* Your goal: Every line of the data is to be transcribed as it stands.

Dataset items
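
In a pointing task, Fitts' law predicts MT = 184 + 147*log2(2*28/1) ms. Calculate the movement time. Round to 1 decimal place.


MT = 184 + 147 * log2(2*28/1)
2D/W = 56.0
log2(56.0) = 5.8074
MT = 184 + 147 * 5.8074
= 1037.7 ms


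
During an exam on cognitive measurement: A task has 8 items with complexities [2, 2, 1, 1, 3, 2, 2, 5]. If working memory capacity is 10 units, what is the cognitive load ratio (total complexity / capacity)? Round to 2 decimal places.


Total complexity = 2 + 2 + 1 + 1 + 3 + 2 + 2 + 5 = 18
Load = total / capacity = 18 / 10
= 1.80


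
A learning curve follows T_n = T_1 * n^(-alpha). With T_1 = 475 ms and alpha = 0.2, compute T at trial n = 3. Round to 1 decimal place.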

* Task output:
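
In a pointing task, Fitts' law predicts MT = 184 + 147*log2(2*28/1) ms. Calculate the movement time. Round to 1 decimal place.


MT = 184 + 147 * log2(2*28/1)
2D/W = 56.0
log2(56.0) = 5.8074
MT = 184 + 147 * 5.8074
= 1037.7 ms


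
During an exam on cognitive measurement: A task has 8 items with complexities [2, 2, 1, 1, 3, 2, 2, 5]. If working memory capacity is 10 units, what is the cognitive load ratio (total complexity / capacity)? Round to 2 decimal places.


Total complexity = 2 + 2 + 1 + 1 + 3 + 2 + 2 + 5 = 18
Load = total / capacity = 18 / 10
= 1.80


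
A learning curve follows T_n = T_1 * n^(-alpha). With T_1 = 475 ms and alpha = 0.2, compute T at trial n = 3. Round to 1 decimal place.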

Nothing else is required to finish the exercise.